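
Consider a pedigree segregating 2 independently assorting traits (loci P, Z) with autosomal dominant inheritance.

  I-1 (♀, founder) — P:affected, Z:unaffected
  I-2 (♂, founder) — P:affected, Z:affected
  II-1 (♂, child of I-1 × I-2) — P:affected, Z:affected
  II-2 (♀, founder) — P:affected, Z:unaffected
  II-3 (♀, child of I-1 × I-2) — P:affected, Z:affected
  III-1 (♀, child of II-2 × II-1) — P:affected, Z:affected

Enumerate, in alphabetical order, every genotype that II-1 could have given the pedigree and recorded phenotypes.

II-1 ∈ {PP Zz, Pp Zz}

P/I-1 aff ·: Pp|PP
P/I-2 aff ·: Pp|PP
P/II-1 aff I-1×I-2: Pp|PP
P/II-2 aff ·: Pp|PP
P/II-3 aff I-1×I-2: Pp|PP
P/III-1 aff II-2×II-1: Pp|PP
⇒ P over [I-1,I-2,II-1,II-2,II-3,III-1]: 45 consistent
Z/I-1 un ·: zz
Z/I-2 aff ·: Zz|ZZ
Z/II-1 aff I-1×I-2: Zz
Z/II-2 un ·: zz
Z/II-3 aff I-1×I-2: Zz
Z/III-1 aff II-2×II-1: Zz
⇒ Z over [I-1,I-2,II-1,II-2,II-3,III-1]: 2 consistent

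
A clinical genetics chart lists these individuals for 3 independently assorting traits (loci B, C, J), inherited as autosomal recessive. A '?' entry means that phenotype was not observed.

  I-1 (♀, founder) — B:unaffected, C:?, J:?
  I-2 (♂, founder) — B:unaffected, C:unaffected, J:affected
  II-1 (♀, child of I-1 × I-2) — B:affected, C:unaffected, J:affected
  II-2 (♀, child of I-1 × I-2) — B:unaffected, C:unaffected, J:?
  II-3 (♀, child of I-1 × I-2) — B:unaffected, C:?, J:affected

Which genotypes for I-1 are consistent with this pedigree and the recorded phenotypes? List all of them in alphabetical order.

I-1 ∈ {Bb CC Jj, Bb CC jj, Bb Cc Jj, Bb Cc jj, Bb cc Jj, Bb cc jj}

B/I-1 un ·: Bb
B/I-2 un ·: Bb
B/II-1 aff I-1×I-2: bb
B/II-2 un I-1×I-2: BB|Bb
B/II-3 un I-1×I-2: BB|Bb
⇒ B over [I-1,I-2,II-1,II-2,II-3]: 4 consistent
C/I-1 ? ·: CC|Cc|cc
C/I-2 un ·: CC|Cc
C/II-1 un I-1×I-2: CC|Cc
C/II-2 un I-1×I-2: CC|Cc
C/II-3 ? I-1×I-2: CC|Cc|cc
⇒ C over [I-1,I-2,II-1,II-2,II-3]: 32 consistent
J/I-1 ? ·: Jj|jj
J/I-2 aff ·: jj
J/II-1 aff I-1×I-2: jj
J/II-2 ? I-1×I-2: Jj|jj
J/II-3 aff I-1×I-2: jj
⇒ J over [I-1,I-2,II-1,II-2,II-3]: 3 consistent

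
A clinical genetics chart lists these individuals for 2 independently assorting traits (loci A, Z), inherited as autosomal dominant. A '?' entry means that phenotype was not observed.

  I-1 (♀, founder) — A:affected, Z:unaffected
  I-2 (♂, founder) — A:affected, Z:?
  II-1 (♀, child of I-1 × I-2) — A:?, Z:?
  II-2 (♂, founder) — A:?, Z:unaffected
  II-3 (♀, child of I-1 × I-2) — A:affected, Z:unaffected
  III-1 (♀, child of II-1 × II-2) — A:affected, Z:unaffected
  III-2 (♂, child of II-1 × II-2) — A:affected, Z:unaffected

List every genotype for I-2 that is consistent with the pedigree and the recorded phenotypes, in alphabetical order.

A/I-1 aff ·: Aa|AA
A/I-2 aff ·: Aa|AA
A/II-1 ? I-1×I-2: aa|Aa|AA
A/II-2 ? ·: aa|Aa|AA
A/II-3 aff I-1×I-2: Aa|AA
A/III-1 aff II-1×II-2: Aa|AA
A/III-2 aff II-1×II-2: Aa|AA
⇒ A over [I-1,I-2,II-1,II-2,II-3,III-1,III-2]: 100 consistent
Z/I-1 un ·: zz
Z/I-2 ? ·: zz|Zz
Z/II-1 ? I-1×I-2: zz|Zz
Z/II-2 un ·: zz
Z/II-3 un I-1×I-2: zz
Z/III-1 un II-1×II-2: zz
Z/III-2 un II-1×II-2: zz
⇒ Z over [I-1,I-2,II-1,II-2,II-3,III-1,III-2]: 3 consistent

I-2 ∈ {AA Zz, AA zz, Aa Zz, Aa zz}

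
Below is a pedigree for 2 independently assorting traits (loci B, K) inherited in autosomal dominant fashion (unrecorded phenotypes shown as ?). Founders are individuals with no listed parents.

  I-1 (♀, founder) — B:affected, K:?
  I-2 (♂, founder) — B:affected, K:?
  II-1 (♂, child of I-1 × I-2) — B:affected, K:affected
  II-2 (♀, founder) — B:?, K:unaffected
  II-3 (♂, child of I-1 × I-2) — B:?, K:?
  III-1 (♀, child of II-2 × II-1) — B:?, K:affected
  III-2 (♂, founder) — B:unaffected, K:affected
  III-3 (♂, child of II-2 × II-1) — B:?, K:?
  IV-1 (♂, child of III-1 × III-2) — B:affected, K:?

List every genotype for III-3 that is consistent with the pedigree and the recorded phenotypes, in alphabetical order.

B/I-1 aff ·: Bb|BB
B/I-2 aff ·: Bb|BB
B/II-1 aff I-1×I-2: Bb|BB
B/II-2 ? ·: bb|Bb|BB
B/II-3 ? I-1×I-2: bb|Bb|BB
B/III-1 ? II-2×II-1: Bb|BB
B/III-2 un ·: bb
B/III-3 ? II-2×II-1: bb|Bb|BB
B/IV-1 aff III-1×III-2: Bb
⇒ B over [I-1,I-2,II-1,II-2,II-3,III-1,III-2,III-3,IV-1]: 132 consistent
K/I-1 ? ·: kk|Kk|KK
K/I-2 ? ·: kk|Kk|KK
K/II-1 aff I-1×I-2: Kk|KK
K/II-2 un ·: kk
K/II-3 ? I-1×I-2: kk|Kk|KK
K/III-1 aff II-2×II-1: Kk
K/III-2 aff ·: Kk|KK
K/III-3 ? II-2×II-1: kk|Kk
K/IV-1 ? III-1×III-2: kk|Kk|KK
⇒ K over [I-1,I-2,II-1,II-2,II-3,III-1,III-2,III-3,IV-1]: 170 consistent

III-3 ∈ {BB Kk, BB kk, Bb Kk, Bb kk, bb Kk, bb kk}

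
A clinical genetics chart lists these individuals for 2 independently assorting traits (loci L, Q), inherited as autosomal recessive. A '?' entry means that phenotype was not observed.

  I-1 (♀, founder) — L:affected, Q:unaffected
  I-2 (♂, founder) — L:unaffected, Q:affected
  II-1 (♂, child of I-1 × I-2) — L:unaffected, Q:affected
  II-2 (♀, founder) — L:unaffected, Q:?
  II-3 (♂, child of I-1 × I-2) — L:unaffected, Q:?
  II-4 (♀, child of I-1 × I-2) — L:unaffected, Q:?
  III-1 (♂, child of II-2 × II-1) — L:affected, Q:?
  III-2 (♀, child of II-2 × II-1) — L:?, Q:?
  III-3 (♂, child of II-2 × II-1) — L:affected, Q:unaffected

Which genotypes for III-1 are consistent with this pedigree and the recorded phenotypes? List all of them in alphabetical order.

III-1 ∈ {ll Qq, ll qq}

L/I-1 aff ·: ll
L/I-2 un ·: LL|Ll
L/II-1 un I-1×I-2: Ll
L/II-2 un ·: Ll
L/II-3 un I-1×I-2: Ll
L/II-4 un I-1×I-2: Ll
L/III-1 aff II-2×II-1: ll
L/III-2 ? II-2×II-1: LL|Ll|ll
L/III-3 aff II-2×II-1: ll
⇒ L over [I-1,I-2,II-1,II-2,II-3,II-4,III-1,III-2,III-3]: 6 consistent
Q/I-1 un ·: Qq
Q/I-2 aff ·: qq
Q/II-1 aff I-1×I-2: qq
Q/II-2 ? ·: QQ|Qq
Q/II-3 ? I-1×I-2: Qq|qq
Q/II-4 ? I-1×I-2: Qq|qq
Q/III-1 ? II-2×II-1: Qq|qq
Q/III-2 ? II-2×II-1: Qq|qq
Q/III-3 un II-2×II-1: Qq
⇒ Q over [I-1,I-2,II-1,II-2,II-3,II-4,III-1,III-2,III-3]: 20 consistent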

**WORK ORDER**: Wherever a line of the records above contains the string "means", copy that line out.

**RESULT FOR THIS EXERCISE**:
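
A clinical genetics chart lists these individuals for 3 independently assorting traits (loci B, C, J), inherited as autosomal recessive. A '?' entry means that phenotype was not observed.
A clinical genetics chart lists these individuals for 2 independently assorting traits (loci A, Z), inherited as autosomal dominant. A '?' entry means that phenotype was not observed.
A clinical genetics chart lists these individuals for 2 independently assorting traits (loci L, Q), inherited as autosomal recessive. A '?' entry means that phenotype was not observed.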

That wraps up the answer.